> **Task brief**
Each line of the listing below must be retyped as given.

BEGIN Supplied records

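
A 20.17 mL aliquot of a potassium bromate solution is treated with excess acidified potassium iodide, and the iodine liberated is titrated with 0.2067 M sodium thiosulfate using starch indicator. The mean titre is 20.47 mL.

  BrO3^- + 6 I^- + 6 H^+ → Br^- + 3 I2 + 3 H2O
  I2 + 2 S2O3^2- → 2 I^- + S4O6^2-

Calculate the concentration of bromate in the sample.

n(S2O3^2-) = 0.02047 × 0.2067 = 4.231 × 10^-3 mol
n(I2) = n(S2O3^2-)/2 = 2.116 × 10^-3 mol
From the 1:3 ratio, n(BrO3^-) in the aliquot = 1/3 × 2.116 × 10^-3 = 7.052 × 10^-4 mol
[BrO3^-] = 7.052 × 10^-4 / 0.02017 = 0.03496 mol/L

0.03496 M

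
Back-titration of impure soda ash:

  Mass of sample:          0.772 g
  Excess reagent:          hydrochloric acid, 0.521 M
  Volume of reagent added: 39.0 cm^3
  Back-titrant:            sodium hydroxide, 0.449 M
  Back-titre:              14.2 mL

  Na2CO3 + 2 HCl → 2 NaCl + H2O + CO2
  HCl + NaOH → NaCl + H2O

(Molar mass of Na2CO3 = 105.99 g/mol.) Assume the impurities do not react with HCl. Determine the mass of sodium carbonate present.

0.739 g

n(HCl) added = 0.0390 × 0.521 = 0.0203 mol
n(NaOH) used in back-titration = 0.0142 × 0.449 = 6.38 × 10^-3 mol
n(HCl) left over = 6.38 × 10^-3 mol (1:1 ratio)
n(HCl) consumed by analyte = 0.0203 − 6.38 × 10^-3 = 0.0139 mol
From the 1:2 ratio, n(Na2CO3) = 1/2 × 0.0139 = 6.97 × 10^-3 mol
mass of Na2CO3 = 6.97 × 10^-3 × 105.99 = 0.739 g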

END Supplied records

> **Completed task**
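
A 20.17 mL aliquot of a potassium bromate solution is treated with excess acidified potassium iodide, and the iodine liberated is titrated with 0.2067 M sodium thiosulfate using starch indicator. The mean titre is 20.47 mL.

  BrO3^- + 6 I^- + 6 H^+ → Br^- + 3 I2 + 3 H2O
  I2 + 2 S2O3^2- → 2 I^- + S4O6^2-

Calculate the concentration of bromate in the sample.

n(S2O3^2-) = 0.02047 × 0.2067 = 4.231 × 10^-3 mol
n(I2) = n(S2O3^2-)/2 = 2.116 × 10^-3 mol
From the 1:3 ratio, n(BrO3^-) in the aliquot = 1/3 × 2.116 × 10^-3 = 7.052 × 10^-4 mol
[BrO3^-] = 7.052 × 10^-4 / 0.02017 = 0.03496 mol/L

0.03496 M

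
Back-titration of impure soda ash:

  Mass of sample:          0.772 g
  Excess reagent:          hydrochloric acid, 0.521 M
  Volume of reagent added: 39.0 cm^3
  Back-titrant:            sodium hydroxide, 0.449 M
  Back-titre:              14.2 mL

  Na2CO3 + 2 HCl → 2 NaCl + H2O + CO2
  HCl + NaOH → NaCl + H2O

(Molar mass of Na2CO3 = 105.99 g/mol.) Assume the impurities do not react with HCl. Determine the mass of sodium carbonate present.

0.739 g

n(HCl) added = 0.0390 × 0.521 = 0.0203 mol
n(NaOH) used in back-titration = 0.0142 × 0.449 = 6.38 × 10^-3 mol
n(HCl) left over = 6.38 × 10^-3 mol (1:1 ratio)
n(HCl) consumed by analyte = 0.0203 − 6.38 × 10^-3 = 0.0139 mol
From the 1:2 ratio, n(Na2CO3) = 1/2 × 0.0139 = 6.97 × 10^-3 mol
mass of Na2CO3 = 6.97 × 10^-3 × 105.99 = 0.739 g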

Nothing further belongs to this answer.